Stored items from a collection
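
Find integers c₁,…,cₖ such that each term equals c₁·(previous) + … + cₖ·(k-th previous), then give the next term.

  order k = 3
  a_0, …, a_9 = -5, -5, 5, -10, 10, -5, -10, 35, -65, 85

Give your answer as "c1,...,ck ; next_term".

  a_3 = -2·5 + -1·-5 + 1·-5 = -10
  a_4 = -2·-10 + -1·5 + 1·-5 = 10
  a_5 = -2·10 + -1·-10 + 1·5 = -5
  a_6 = -2·-5 + -1·10 + 1·-10 = -10
  a_7 = -2·-10 + -1·-5 + 1·10 = 35
  a_8 = -2·35 + -1·-10 + 1·-5 = -65
  a_9 = -2·-65 + -1·35 + 1·-10 = 85
  a_10 = -2·85 + -1·-65 + 1·35 = -70

-2,-1,1 ; -70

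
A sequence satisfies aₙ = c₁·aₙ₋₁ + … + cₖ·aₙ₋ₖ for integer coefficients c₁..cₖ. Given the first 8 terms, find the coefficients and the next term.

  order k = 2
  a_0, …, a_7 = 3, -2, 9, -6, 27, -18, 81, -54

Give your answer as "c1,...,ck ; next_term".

0,3 ; 243

  a_2 = 0·-2 + 3·3 = 9
  a_3 = 0·9 + 3·-2 = -6
  a_4 = 0·-6 + 3·9 = 27
  a_5 = 0·27 + 3·-6 = -18
  a_6 = 0·-18 + 3·27 = 81
  a_7 = 0·81 + 3·-18 = -54
  a_8 = 0·-54 + 3·81 = 243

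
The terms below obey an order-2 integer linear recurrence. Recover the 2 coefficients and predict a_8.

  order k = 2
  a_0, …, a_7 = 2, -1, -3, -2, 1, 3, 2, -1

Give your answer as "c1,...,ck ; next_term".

  a_2 = 1·-1 + -1·2 = -3
  a_3 = 1·-3 + -1·-1 = -2
  a_4 = 1·-2 + -1·-3 = 1
  a_5 = 1·1 + -1·-2 = 3
  a_6 = 1·3 + -1·1 = 2
  a_7 = 1·2 + -1·3 = -1
  a_8 = 1·-1 + -1·2 = -3

1,-1 ; -3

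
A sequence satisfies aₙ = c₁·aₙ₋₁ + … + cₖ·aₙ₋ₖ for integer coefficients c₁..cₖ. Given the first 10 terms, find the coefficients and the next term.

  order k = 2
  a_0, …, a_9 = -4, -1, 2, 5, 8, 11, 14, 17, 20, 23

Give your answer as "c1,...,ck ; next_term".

2,-1 ; 26

  a_2 = 2·-1 + -1·-4 = 2
  a_3 = 2·2 + -1·-1 = 5
  a_4 = 2·5 + -1·2 = 8
  a_5 = 2·8 + -1·5 = 11
  a_6 = 2·11 + -1·8 = 14
  a_7 = 2·14 + -1·11 = 17
  a_8 = 2·17 + -1·14 = 20
  a_9 = 2·20 + -1·17 = 23
  a_10 = 2·23 + -1·20 = 26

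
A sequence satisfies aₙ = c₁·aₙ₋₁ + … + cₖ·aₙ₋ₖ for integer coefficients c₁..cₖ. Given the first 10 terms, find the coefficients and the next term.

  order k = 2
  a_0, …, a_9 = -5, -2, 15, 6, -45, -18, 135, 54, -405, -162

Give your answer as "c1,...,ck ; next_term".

0,-3 ; 1215

  a_2 = 0·-2 + -3·-5 = 15
  a_3 = 0·15 + -3·-2 = 6
  a_4 = 0·6 + -3·15 = -45
  a_5 = 0·-45 + -3·6 = -18
  a_6 = 0·-18 + -3·-45 = 135
  a_7 = 0·135 + -3·-18 = 54
  a_8 = 0·54 + -3·135 = -405
  a_9 = 0·-405 + -3·54 = -162
  a_10 = 0·-162 + -3·-405 = 1215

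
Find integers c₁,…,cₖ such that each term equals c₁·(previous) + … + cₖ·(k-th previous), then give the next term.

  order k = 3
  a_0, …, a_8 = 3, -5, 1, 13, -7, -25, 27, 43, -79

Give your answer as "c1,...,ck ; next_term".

  a_3 = 0·1 + -2·-5 + 1·3 = 13
  a_4 = 0·13 + -2·1 + 1·-5 = -7
  a_5 = 0·-7 + -2·13 + 1·1 = -25
  a_6 = 0·-25 + -2·-7 + 1·13 = 27
  a_7 = 0·27 + -2·-25 + 1·-7 = 43
  a_8 = 0·43 + -2·27 + 1·-25 = -79
  a_9 = 0·-79 + -2·43 + 1·27 = -59

0,-2,1 ; -59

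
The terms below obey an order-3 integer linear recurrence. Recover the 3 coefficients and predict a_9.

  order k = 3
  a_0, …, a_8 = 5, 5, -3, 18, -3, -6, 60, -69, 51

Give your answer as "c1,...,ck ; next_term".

-1,0,3 ; 129

  a_3 = -1·-3 + 0·5 + 3·5 = 18
  a_4 = -1·18 + 0·-3 + 3·5 = -3
  a_5 = -1·-3 + 0·18 + 3·-3 = -6
  a_6 = -1·-6 + 0·-3 + 3·18 = 60
  a_7 = -1·60 + 0·-6 + 3·-3 = -69
  a_8 = -1·-69 + 0·60 + 3·-6 = 51
  a_9 = -1·51 + 0·-69 + 3·60 = 129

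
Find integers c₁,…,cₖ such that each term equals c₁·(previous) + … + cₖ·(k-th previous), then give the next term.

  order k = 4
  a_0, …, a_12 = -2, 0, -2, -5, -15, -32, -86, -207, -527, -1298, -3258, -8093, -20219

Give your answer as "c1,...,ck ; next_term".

1,3,1,2 ; -50352

  a_4 = 1·-5 + 3·-2 + 1·0 + 2·-2 = -15
  a_5 = 1·-15 + 3·-5 + 1·-2 + 2·0 = -32
  a_6 = 1·-32 + 3·-15 + 1·-5 + 2·-2 = -86
  a_7 = 1·-86 + 3·-32 + 1·-15 + 2·-5 = -207
  a_8 = 1·-207 + 3·-86 + 1·-32 + 2·-15 = -527
  a_9 = 1·-527 + 3·-207 + 1·-86 + 2·-32 = -1298
  a_10 = 1·-1298 + 3·-527 + 1·-207 + 2·-86 = -3258
  a_11 = 1·-3258 + 3·-1298 + 1·-527 + 2·-207 = -8093
  a_12 = 1·-8093 + 3·-3258 + 1·-1298 + 2·-527 = -20219
  a_13 = 1·-20219 + 3·-8093 + 1·-3258 + 2·-1298 = -50352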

▶ What you have to do: Each entry above is to be transcribed word for word.

▶ Task solution:
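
Find integers c₁,…,cₖ such that each term equals c₁·(previous) + … + cₖ·(k-th previous), then give the next term.

  order k = 3
  a_0, …, a_9 = -5, -5, 5, -10, 10, -5, -10, 35, -65, 85

Give your answer as "c1,...,ck ; next_term".

  a_3 = -2·5 + -1·-5 + 1·-5 = -10
  a_4 = -2·-10 + -1·5 + 1·-5 = 10
  a_5 = -2·10 + -1·-10 + 1·5 = -5
  a_6 = -2·-5 + -1·10 + 1·-10 = -10
  a_7 = -2·-10 + -1·-5 + 1·10 = 35
  a_8 = -2·35 + -1·-10 + 1·-5 = -65
  a_9 = -2·-65 + -1·35 + 1·-10 = 85
  a_10 = -2·85 + -1·-65 + 1·35 = -70

-2,-1,1 ; -70

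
A sequence satisfies aₙ = c₁·aₙ₋₁ + … + cₖ·aₙ₋ₖ for integer coefficients c₁..cₖ. Given the first 8 terms, find the coefficients and the next term.

  order k = 2
  a_0, …, a_7 = 3, -2, 9, -6, 27, -18, 81, -54

Give your answer as "c1,...,ck ; next_term".

0,3 ; 243

  a_2 = 0·-2 + 3·3 = 9
  a_3 = 0·9 + 3·-2 = -6
  a_4 = 0·-6 + 3·9 = 27
  a_5 = 0·27 + 3·-6 = -18
  a_6 = 0·-18 + 3·27 = 81
  a_7 = 0·81 + 3·-18 = -54
  a_8 = 0·-54 + 3·81 = 243

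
The terms below obey an order-2 integer linear recurrence. Recover the 2 coefficients and predict a_8.

  order k = 2
  a_0, …, a_7 = 2, -1, -3, -2, 1, 3, 2, -1

Give your answer as "c1,...,ck ; next_term".

  a_2 = 1·-1 + -1·2 = -3
  a_3 = 1·-3 + -1·-1 = -2
  a_4 = 1·-2 + -1·-3 = 1
  a_5 = 1·1 + -1·-2 = 3
  a_6 = 1·3 + -1·1 = 2
  a_7 = 1·2 + -1·3 = -1
  a_8 = 1·-1 + -1·2 = -3

1,-1 ; -3

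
A sequence satisfies aₙ = c₁·aₙ₋₁ + … + cₖ·aₙ₋ₖ for integer coefficients c₁..cₖ. Given the first 10 terms, find the coefficients and the next term.

  order k = 2
  a_0, …, a_9 = -4, -1, 2, 5, 8, 11, 14, 17, 20, 23

Give your answer as "c1,...,ck ; next_term".

2,-1 ; 26

  a_2 = 2·-1 + -1·-4 = 2
  a_3 = 2·2 + -1·-1 = 5
  a_4 = 2·5 + -1·2 = 8
  a_5 = 2·8 + -1·5 = 11
  a_6 = 2·11 + -1·8 = 14
  a_7 = 2·14 + -1·11 = 17
  a_8 = 2·17 + -1·14 = 20
  a_9 = 2·20 + -1·17 = 23
  a_10 = 2·23 + -1·20 = 26

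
A sequence satisfies aₙ = c₁·aₙ₋₁ + … + cₖ·aₙ₋ₖ for integer coefficients c₁..cₖ. Given the first 10 terms, find the coefficients and the next term.

  order k = 2
  a_0, …, a_9 = -5, -2, 15, 6, -45, -18, 135, 54, -405, -162

Give your answer as "c1,...,ck ; next_term".

0,-3 ; 1215

  a_2 = 0·-2 + -3·-5 = 15
  a_3 = 0·15 + -3·-2 = 6
  a_4 = 0·6 + -3·15 = -45
  a_5 = 0·-45 + -3·6 = -18
  a_6 = 0·-18 + -3·-45 = 135
  a_7 = 0·135 + -3·-18 = 54
  a_8 = 0·54 + -3·135 = -405
  a_9 = 0·-405 + -3·54 = -162
  a_10 = 0·-162 + -3·-405 = 1215

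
Find integers c₁,…,cₖ such that each term equals c₁·(previous) + … + cₖ·(k-th previous), then give the next term.

  order k = 3
  a_0, …, a_8 = 3, -5, 1, 13, -7, -25, 27, 43, -79

Give your answer as "c1,...,ck ; next_term".

  a_3 = 0·1 + -2·-5 + 1·3 = 13
  a_4 = 0·13 + -2·1 + 1·-5 = -7
  a_5 = 0·-7 + -2·13 + 1·1 = -25
  a_6 = 0·-25 + -2·-7 + 1·13 = 27
  a_7 = 0·27 + -2·-25 + 1·-7 = 43
  a_8 = 0·43 + -2·27 + 1·-25 = -79
  a_9 = 0·-79 + -2·43 + 1·27 = -59

0,-2,1 ; -59

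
The terms below obey an order-3 integer linear recurrence. Recover the 3 coefficients and predict a_9.

  order k = 3
  a_0, …, a_8 = 5, 5, -3, 18, -3, -6, 60, -69, 51

Give your answer as "c1,...,ck ; next_term".

-1,0,3 ; 129

  a_3 = -1·-3 + 0·5 + 3·5 = 18
  a_4 = -1·18 + 0·-3 + 3·5 = -3
  a_5 = -1·-3 + 0·18 + 3·-3 = -6
  a_6 = -1·-6 + 0·-3 + 3·18 = 60
  a_7 = -1·60 + 0·-6 + 3·-3 = -69
  a_8 = -1·-69 + 0·60 + 3·-6 = 51
  a_9 = -1·51 + 0·-69 + 3·60 = 129

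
Find integers c₁,…,cₖ such that each term equals c₁·(previous) + … + cₖ·(k-th previous), then give the next term.

  order k = 4
  a_0, …, a_12 = -2, 0, -2, -5, -15, -32, -86, -207, -527, -1298, -3258, -8093, -20219

Give your answer as "c1,...,ck ; next_term".

1,3,1,2 ; -50352

  a_4 = 1·-5 + 3·-2 + 1·0 + 2·-2 = -15
  a_5 = 1·-15 + 3·-5 + 1·-2 + 2·0 = -32
  a_6 = 1·-32 + 3·-15 + 1·-5 + 2·-2 = -86
  a_7 = 1·-86 + 3·-32 + 1·-15 + 2·-5 = -207
  a_8 = 1·-207 + 3·-86 + 1·-32 + 2·-15 = -527
  a_9 = 1·-527 + 3·-207 + 1·-86 + 2·-32 = -1298
  a_10 = 1·-1298 + 3·-527 + 1·-207 + 2·-86 = -3258
  a_11 = 1·-3258 + 3·-1298 + 1·-527 + 2·-207 = -8093
  a_12 = 1·-8093 + 3·-3258 + 1·-1298 + 2·-527 = -20219
  a_13 = 1·-20219 + 3·-8093 + 1·-3258 + 2·-1298 = -50352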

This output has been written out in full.